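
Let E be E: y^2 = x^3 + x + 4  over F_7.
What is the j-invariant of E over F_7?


Delta = -16(4 a^3 + 27 b^2) mod 7 = 3
-1728 * (4 a)^3 = -1728 * (4*1)^3 mod 7 = 1
j = 1 * 3^(-1) mod 7 = 5

j = 5 (mod 7)


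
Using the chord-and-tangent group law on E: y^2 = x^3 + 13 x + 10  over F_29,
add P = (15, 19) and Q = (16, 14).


P != Q, so use the chord formula.
s = (y2 - y1) / (x2 - x1) = (24) / (1) mod 29 = 24
x3 = s^2 - x1 - x2 mod 29 = 24^2 - 15 - 16 = 23
y3 = s (x1 - x3) - y1 mod 29 = 24 * (15 - 23) - 19 = 21

P + Q = (23, 21)


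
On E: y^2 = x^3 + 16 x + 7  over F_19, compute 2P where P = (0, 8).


Doubling: s = (3 x1^2 + a) / (2 y1)
s = (3*0^2 + 16) / (2*8) mod 19 = 1
x3 = s^2 - 2 x1 mod 19 = 1^2 - 2*0 = 1
y3 = s (x1 - x3) - y1 mod 19 = 1 * (0 - 1) - 8 = 10

2P = (1, 10)


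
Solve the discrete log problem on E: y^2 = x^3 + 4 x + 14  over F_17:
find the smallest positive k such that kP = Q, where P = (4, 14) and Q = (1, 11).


Enumerate multiples of P until we hit Q = (1, 11):
  1P = (4, 14)
  2P = (1, 11)
Match found at i = 2.

k = 2


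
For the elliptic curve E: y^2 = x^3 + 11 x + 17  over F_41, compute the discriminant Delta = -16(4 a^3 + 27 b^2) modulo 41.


4 a^3 + 27 b^2 = 4*11^3 + 27*17^2 = 5324 + 7803 = 13127
Delta = -16 * (13127) = -210032
Delta mod 41 = 11

Delta = 11 (mod 41)


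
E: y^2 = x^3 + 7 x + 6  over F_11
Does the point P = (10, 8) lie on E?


Check whether y^2 = x^3 + 7 x + 6 (mod 11) for (x, y) = (10, 8).
LHS: y^2 = 8^2 mod 11 = 9
RHS: x^3 + 7 x + 6 = 10^3 + 7*10 + 6 mod 11 = 9
LHS = RHS

Yes, on the curve


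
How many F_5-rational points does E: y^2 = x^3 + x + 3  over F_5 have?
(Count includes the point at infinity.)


For each x in F_5, count y with y^2 = x^3 + 1 x + 3 mod 5:
  x = 1: RHS = 0, y in [0]  -> 1 point(s)
  x = 4: RHS = 1, y in [1, 4]  -> 2 point(s)
Affine points: 3. Add the point at infinity: total = 4.

#E(F_5) = 4


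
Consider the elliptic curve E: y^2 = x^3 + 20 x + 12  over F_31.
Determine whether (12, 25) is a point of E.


Check whether y^2 = x^3 + 20 x + 12 (mod 31) for (x, y) = (12, 25).
LHS: y^2 = 25^2 mod 31 = 5
RHS: x^3 + 20 x + 12 = 12^3 + 20*12 + 12 mod 31 = 27
LHS != RHS

No, not on the curve


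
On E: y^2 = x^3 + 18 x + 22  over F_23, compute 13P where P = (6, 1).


k = 13 = 1101_2 (binary, LSB first: 1011)
Double-and-add from P = (6, 1):
  bit 0 = 1: acc = O + (6, 1) = (6, 1)
  bit 1 = 0: acc unchanged = (6, 1)
  bit 2 = 1: acc = (6, 1) + (7, 13) = (16, 17)
  bit 3 = 1: acc = (16, 17) + (21, 22) = (10, 12)

13P = (10, 12)


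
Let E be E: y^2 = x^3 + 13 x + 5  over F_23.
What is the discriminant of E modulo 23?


4 a^3 + 27 b^2 = 4*13^3 + 27*5^2 = 8788 + 675 = 9463
Delta = -16 * (9463) = -151408
Delta mod 23 = 1

Delta = 1 (mod 23)


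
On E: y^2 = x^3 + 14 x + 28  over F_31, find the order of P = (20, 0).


Compute successive multiples of P until we hit O:
  1P = (20, 0)
  2P = O

ord(P) = 2


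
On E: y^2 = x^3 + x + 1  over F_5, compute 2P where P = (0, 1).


Doubling: s = (3 x1^2 + a) / (2 y1)
s = (3*0^2 + 1) / (2*1) mod 5 = 3
x3 = s^2 - 2 x1 mod 5 = 3^2 - 2*0 = 4
y3 = s (x1 - x3) - y1 mod 5 = 3 * (0 - 4) - 1 = 2

2P = (4, 2)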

- **WORK REQUEST**
In the data above, find the line that contains "Solve the discrete" and the line that contains "E: y^2 = x^3 + 7". Repeat exactly those lines and every line between them, and only those.

- **OUTPUT**
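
Solve the discrete log problem on E: y^2 = x^3 + 4 x + 14  over F_17:
find the smallest positive k such that kP = Q, where P = (4, 14) and Q = (1, 11).


Enumerate multiples of P until we hit Q = (1, 11):
  1P = (4, 14)
  2P = (1, 11)
Match found at i = 2.

k = 2


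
For the elliptic curve E: y^2 = x^3 + 11 x + 17  over F_41, compute the discriminant Delta = -16(4 a^3 + 27 b^2) modulo 41.


4 a^3 + 27 b^2 = 4*11^3 + 27*17^2 = 5324 + 7803 = 13127
Delta = -16 * (13127) = -210032
Delta mod 41 = 11

Delta = 11 (mod 41)


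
E: y^2 = x^3 + 7 x + 6  over F_11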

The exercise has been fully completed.